Problem to work on
The expected response is the full set of records, unchanged.

Saved data entries
========================================================================
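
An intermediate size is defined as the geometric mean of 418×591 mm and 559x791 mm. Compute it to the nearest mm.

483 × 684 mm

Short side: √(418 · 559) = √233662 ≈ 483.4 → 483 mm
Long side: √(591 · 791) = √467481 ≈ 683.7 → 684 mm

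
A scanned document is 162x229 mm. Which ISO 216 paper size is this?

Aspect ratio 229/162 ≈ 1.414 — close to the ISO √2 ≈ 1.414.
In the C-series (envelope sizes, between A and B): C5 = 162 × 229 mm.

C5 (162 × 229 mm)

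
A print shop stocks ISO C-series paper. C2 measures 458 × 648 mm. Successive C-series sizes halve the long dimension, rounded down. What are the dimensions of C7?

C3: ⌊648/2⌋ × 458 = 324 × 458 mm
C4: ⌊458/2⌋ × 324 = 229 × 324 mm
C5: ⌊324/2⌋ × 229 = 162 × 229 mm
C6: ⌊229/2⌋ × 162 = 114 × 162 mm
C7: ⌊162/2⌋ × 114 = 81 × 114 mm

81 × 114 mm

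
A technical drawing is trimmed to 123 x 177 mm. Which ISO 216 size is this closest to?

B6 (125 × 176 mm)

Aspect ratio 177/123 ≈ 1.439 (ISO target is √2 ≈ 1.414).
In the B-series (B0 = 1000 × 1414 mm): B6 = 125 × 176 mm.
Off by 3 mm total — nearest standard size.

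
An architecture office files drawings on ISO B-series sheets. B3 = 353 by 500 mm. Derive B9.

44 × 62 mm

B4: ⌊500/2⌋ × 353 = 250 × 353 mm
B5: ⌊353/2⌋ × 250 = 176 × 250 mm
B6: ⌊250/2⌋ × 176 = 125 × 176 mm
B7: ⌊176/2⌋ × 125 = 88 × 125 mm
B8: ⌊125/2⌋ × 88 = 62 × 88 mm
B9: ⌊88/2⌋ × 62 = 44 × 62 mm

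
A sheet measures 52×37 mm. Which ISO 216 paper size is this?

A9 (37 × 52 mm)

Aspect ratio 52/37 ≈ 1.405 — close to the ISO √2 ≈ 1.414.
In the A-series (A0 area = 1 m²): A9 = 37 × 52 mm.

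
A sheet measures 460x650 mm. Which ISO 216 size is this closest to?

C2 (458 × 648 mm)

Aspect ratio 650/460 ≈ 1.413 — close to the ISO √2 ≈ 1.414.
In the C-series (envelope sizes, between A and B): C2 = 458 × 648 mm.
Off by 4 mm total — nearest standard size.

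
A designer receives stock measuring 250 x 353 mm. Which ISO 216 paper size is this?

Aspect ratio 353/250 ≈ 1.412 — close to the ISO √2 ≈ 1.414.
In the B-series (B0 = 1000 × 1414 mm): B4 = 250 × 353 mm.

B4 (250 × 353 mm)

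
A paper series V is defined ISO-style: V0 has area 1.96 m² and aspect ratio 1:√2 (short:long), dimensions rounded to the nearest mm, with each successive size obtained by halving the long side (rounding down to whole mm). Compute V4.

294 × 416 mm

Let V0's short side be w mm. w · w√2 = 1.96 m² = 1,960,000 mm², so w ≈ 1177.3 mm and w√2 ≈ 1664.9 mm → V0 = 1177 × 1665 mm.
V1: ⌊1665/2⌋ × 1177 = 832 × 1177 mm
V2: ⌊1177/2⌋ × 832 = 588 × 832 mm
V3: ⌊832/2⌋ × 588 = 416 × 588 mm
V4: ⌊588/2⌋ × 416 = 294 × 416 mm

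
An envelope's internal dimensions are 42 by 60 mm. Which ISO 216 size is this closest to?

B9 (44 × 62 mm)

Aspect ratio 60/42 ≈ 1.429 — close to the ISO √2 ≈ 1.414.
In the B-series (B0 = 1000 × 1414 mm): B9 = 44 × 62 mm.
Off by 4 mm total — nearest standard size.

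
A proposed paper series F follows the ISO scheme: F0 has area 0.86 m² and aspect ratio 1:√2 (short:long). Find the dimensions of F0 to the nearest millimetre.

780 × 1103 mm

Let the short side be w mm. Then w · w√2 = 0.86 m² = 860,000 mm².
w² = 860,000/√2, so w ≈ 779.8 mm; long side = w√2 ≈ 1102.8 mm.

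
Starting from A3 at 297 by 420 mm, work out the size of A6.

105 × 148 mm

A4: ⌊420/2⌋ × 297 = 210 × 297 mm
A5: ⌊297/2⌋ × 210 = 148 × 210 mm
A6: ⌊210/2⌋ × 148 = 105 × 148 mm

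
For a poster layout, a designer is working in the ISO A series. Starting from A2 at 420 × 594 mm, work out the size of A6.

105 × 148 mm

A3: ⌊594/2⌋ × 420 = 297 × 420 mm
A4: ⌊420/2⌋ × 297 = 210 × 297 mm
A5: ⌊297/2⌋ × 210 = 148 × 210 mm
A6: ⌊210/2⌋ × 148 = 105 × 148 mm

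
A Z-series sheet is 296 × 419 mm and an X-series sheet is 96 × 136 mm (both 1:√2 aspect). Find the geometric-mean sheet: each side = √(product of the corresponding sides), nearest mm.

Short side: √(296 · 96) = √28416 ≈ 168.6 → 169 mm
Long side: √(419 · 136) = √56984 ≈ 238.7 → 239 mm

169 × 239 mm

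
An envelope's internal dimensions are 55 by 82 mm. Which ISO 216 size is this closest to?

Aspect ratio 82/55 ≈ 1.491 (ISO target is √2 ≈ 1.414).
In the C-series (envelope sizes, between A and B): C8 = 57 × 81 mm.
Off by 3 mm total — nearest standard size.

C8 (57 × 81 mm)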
========================================================================
Your solution
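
An intermediate size is defined as the geometric mean of 418×591 mm and 559x791 mm. Compute it to the nearest mm.

483 × 684 mm

Short side: √(418 · 559) = √233662 ≈ 483.4 → 483 mm
Long side: √(591 · 791) = √467481 ≈ 683.7 → 684 mm

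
A scanned document is 162x229 mm. Which ISO 216 paper size is this?

Aspect ratio 229/162 ≈ 1.414 — close to the ISO √2 ≈ 1.414.
In the C-series (envelope sizes, between A and B): C5 = 162 × 229 mm.

C5 (162 × 229 mm)

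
A print shop stocks ISO C-series paper. C2 measures 458 × 648 mm. Successive C-series sizes halve the long dimension, rounded down. What are the dimensions of C7?

C3: ⌊648/2⌋ × 458 = 324 × 458 mm
C4: ⌊458/2⌋ × 324 = 229 × 324 mm
C5: ⌊324/2⌋ × 229 = 162 × 229 mm
C6: ⌊229/2⌋ × 162 = 114 × 162 mm
C7: ⌊162/2⌋ × 114 = 81 × 114 mm

81 × 114 mm

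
A technical drawing is trimmed to 123 x 177 mm. Which ISO 216 size is this closest to?

B6 (125 × 176 mm)

Aspect ratio 177/123 ≈ 1.439 (ISO target is √2 ≈ 1.414).
In the B-series (B0 = 1000 × 1414 mm): B6 = 125 × 176 mm.
Off by 3 mm total — nearest standard size.

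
An architecture office files drawings on ISO B-series sheets. B3 = 353 by 500 mm. Derive B9.

44 × 62 mm

B4: ⌊500/2⌋ × 353 = 250 × 353 mm
B5: ⌊353/2⌋ × 250 = 176 × 250 mm
B6: ⌊250/2⌋ × 176 = 125 × 176 mm
B7: ⌊176/2⌋ × 125 = 88 × 125 mm
B8: ⌊125/2⌋ × 88 = 62 × 88 mm
B9: ⌊88/2⌋ × 62 = 44 × 62 mm

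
A sheet measures 52×37 mm. Which ISO 216 paper size is this?

A9 (37 × 52 mm)

Aspect ratio 52/37 ≈ 1.405 — close to the ISO √2 ≈ 1.414.
In the A-series (A0 area = 1 m²): A9 = 37 × 52 mm.

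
A sheet measures 460x650 mm. Which ISO 216 size is this closest to?

C2 (458 × 648 mm)

Aspect ratio 650/460 ≈ 1.413 — close to the ISO √2 ≈ 1.414.
In the C-series (envelope sizes, between A and B): C2 = 458 × 648 mm.
Off by 4 mm total — nearest standard size.

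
A designer receives stock measuring 250 x 353 mm. Which ISO 216 paper size is this?

Aspect ratio 353/250 ≈ 1.412 — close to the ISO √2 ≈ 1.414.
In the B-series (B0 = 1000 × 1414 mm): B4 = 250 × 353 mm.

B4 (250 × 353 mm)

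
A paper series V is defined ISO-style: V0 has area 1.96 m² and aspect ratio 1:√2 (short:long), dimensions rounded to the nearest mm, with each successive size obtained by halving the long side (rounding down to whole mm). Compute V4.

294 × 416 mm

Let V0's short side be w mm. w · w√2 = 1.96 m² = 1,960,000 mm², so w ≈ 1177.3 mm and w√2 ≈ 1664.9 mm → V0 = 1177 × 1665 mm.
V1: ⌊1665/2⌋ × 1177 = 832 × 1177 mm
V2: ⌊1177/2⌋ × 832 = 588 × 832 mm
V3: ⌊832/2⌋ × 588 = 416 × 588 mm
V4: ⌊588/2⌋ × 416 = 294 × 416 mm

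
An envelope's internal dimensions are 42 by 60 mm. Which ISO 216 size is this closest to?

B9 (44 × 62 mm)

Aspect ratio 60/42 ≈ 1.429 — close to the ISO √2 ≈ 1.414.
In the B-series (B0 = 1000 × 1414 mm): B9 = 44 × 62 mm.
Off by 4 mm total — nearest standard size.

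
A proposed paper series F follows the ISO scheme: F0 has area 0.86 m² and aspect ratio 1:√2 (short:long). Find the dimensions of F0 to the nearest millimetre.

780 × 1103 mm

Let the short side be w mm. Then w · w√2 = 0.86 m² = 860,000 mm².
w² = 860,000/√2, so w ≈ 779.8 mm; long side = w√2 ≈ 1102.8 mm.

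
Starting from A3 at 297 by 420 mm, work out the size of A6.

105 × 148 mm

A4: ⌊420/2⌋ × 297 = 210 × 297 mm
A5: ⌊297/2⌋ × 210 = 148 × 210 mm
A6: ⌊210/2⌋ × 148 = 105 × 148 mm

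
For a poster layout, a designer is working in the ISO A series. Starting from A2 at 420 × 594 mm, work out the size of A6.

105 × 148 mm

A3: ⌊594/2⌋ × 420 = 297 × 420 mm
A4: ⌊420/2⌋ × 297 = 210 × 297 mm
A5: ⌊297/2⌋ × 210 = 148 × 210 mm
A6: ⌊210/2⌋ × 148 = 105 × 148 mm

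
A Z-series sheet is 296 × 419 mm and an X-series sheet is 96 × 136 mm (both 1:√2 aspect). Find the geometric-mean sheet: each side = √(product of the corresponding sides), nearest mm.

Short side: √(296 · 96) = √28416 ≈ 168.6 → 169 mm
Long side: √(419 · 136) = √56984 ≈ 238.7 → 239 mm

169 × 239 mm

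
An envelope's internal dimensions are 55 by 82 mm. Which ISO 216 size is this closest to?

Aspect ratio 82/55 ≈ 1.491 (ISO target is √2 ≈ 1.414).
In the C-series (envelope sizes, between A and B): C8 = 57 × 81 mm.
Off by 3 mm total — nearest standard size.

C8 (57 × 81 mm)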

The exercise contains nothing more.